* **Task statement**
Would you set down the complete data below, exactly as shown?

* **Provided information**
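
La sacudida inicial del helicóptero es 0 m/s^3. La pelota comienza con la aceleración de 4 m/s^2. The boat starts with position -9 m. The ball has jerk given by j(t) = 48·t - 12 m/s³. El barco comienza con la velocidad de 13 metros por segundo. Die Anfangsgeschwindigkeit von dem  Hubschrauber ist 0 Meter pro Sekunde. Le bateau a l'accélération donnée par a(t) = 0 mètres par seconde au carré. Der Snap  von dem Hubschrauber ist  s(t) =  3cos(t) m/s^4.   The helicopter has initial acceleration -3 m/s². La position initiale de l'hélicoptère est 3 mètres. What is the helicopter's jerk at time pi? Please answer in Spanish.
Para resolver esto, necesitamos tomar 1 integral de nuestra ecuación del snap s(t) = 3·cos(t). Tomando ∫s(t)dt y aplicando j(0) = 0, encontramos j(t) = 3·sin(t). Tenemos la sacudida j(t) = 3·sin(t). Sustituyendo t = pi: j(pi) = 0.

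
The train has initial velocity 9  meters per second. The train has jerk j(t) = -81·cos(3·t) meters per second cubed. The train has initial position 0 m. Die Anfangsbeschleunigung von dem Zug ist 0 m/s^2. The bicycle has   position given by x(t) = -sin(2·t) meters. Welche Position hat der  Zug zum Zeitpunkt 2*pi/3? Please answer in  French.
Pour résoudre ceci, nous devons prendre 3 primitives de notre équation du jerk j(t) = -81·cos(3·t). En intégrant le jerk et en utilisant la condition initiale a(0) = 0, nous obtenons a(t) = -27·sin(3·t). En intégrant l'accélération et en utilisant la condition initiale v(0) = 9, nous obtenons v(t) = 9·cos(3·t). En prenant ∫v(t)dt et en appliquant x(0) = 0, nous trouvons x(t) = 3·sin(3·t). Nous avons la position x(t) = 3·sin(3·t). En substituant t = 2*pi/3: x(2*pi/3) = 0.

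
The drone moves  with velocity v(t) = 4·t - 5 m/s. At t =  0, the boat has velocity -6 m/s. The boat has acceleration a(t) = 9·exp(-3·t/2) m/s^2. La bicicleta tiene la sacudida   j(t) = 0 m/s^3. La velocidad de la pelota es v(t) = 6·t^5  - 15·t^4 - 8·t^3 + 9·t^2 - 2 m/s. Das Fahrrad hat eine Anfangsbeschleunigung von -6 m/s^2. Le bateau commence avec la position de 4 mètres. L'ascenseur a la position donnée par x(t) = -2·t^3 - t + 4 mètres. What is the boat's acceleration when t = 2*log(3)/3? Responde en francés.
De l'équation de l'accélération a(t) = 9·exp(-3·t/2), nous substituons t = 2*log(3)/3 pour obtenir a = 3.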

* **Reply**
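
La sacudida inicial del helicóptero es 0 m/s^3. La pelota comienza con la aceleración de 4 m/s^2. The boat starts with position -9 m. The ball has jerk given by j(t) = 48·t - 12 m/s³. El barco comienza con la velocidad de 13 metros por segundo. Die Anfangsgeschwindigkeit von dem  Hubschrauber ist 0 Meter pro Sekunde. Le bateau a l'accélération donnée par a(t) = 0 mètres par seconde au carré. Der Snap  von dem Hubschrauber ist  s(t) =  3cos(t) m/s^4.   The helicopter has initial acceleration -3 m/s². La position initiale de l'hélicoptère est 3 mètres. What is the helicopter's jerk at time pi? Please answer in Spanish.
Para resolver esto, necesitamos tomar 1 integral de nuestra ecuación del snap s(t) = 3·cos(t). Tomando ∫s(t)dt y aplicando j(0) = 0, encontramos j(t) = 3·sin(t). Tenemos la sacudida j(t) = 3·sin(t). Sustituyendo t = pi: j(pi) = 0.

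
The train has initial velocity 9  meters per second. The train has jerk j(t) = -81·cos(3·t) meters per second cubed. The train has initial position 0 m. Die Anfangsbeschleunigung von dem Zug ist 0 m/s^2. The bicycle has   position given by x(t) = -sin(2·t) meters. Welche Position hat der  Zug zum Zeitpunkt 2*pi/3? Please answer in  French.
Pour résoudre ceci, nous devons prendre 3 primitives de notre équation du jerk j(t) = -81·cos(3·t). En intégrant le jerk et en utilisant la condition initiale a(0) = 0, nous obtenons a(t) = -27·sin(3·t). En intégrant l'accélération et en utilisant la condition initiale v(0) = 9, nous obtenons v(t) = 9·cos(3·t). En prenant ∫v(t)dt et en appliquant x(0) = 0, nous trouvons x(t) = 3·sin(3·t). Nous avons la position x(t) = 3·sin(3·t). En substituant t = 2*pi/3: x(2*pi/3) = 0.

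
The drone moves  with velocity v(t) = 4·t - 5 m/s. At t =  0, the boat has velocity -6 m/s. The boat has acceleration a(t) = 9·exp(-3·t/2) m/s^2. La bicicleta tiene la sacudida   j(t) = 0 m/s^3. La velocidad de la pelota es v(t) = 6·t^5  - 15·t^4 - 8·t^3 + 9·t^2 - 2 m/s. Das Fahrrad hat eine Anfangsbeschleunigung von -6 m/s^2. Le bateau commence avec la position de 4 mètres. L'ascenseur a la position donnée par x(t) = -2·t^3 - t + 4 mètres. What is the boat's acceleration when t = 2*log(3)/3? Responde en francés.
De l'équation de l'accélération a(t) = 9·exp(-3·t/2), nous substituons t = 2*log(3)/3 pour obtenir a = 3.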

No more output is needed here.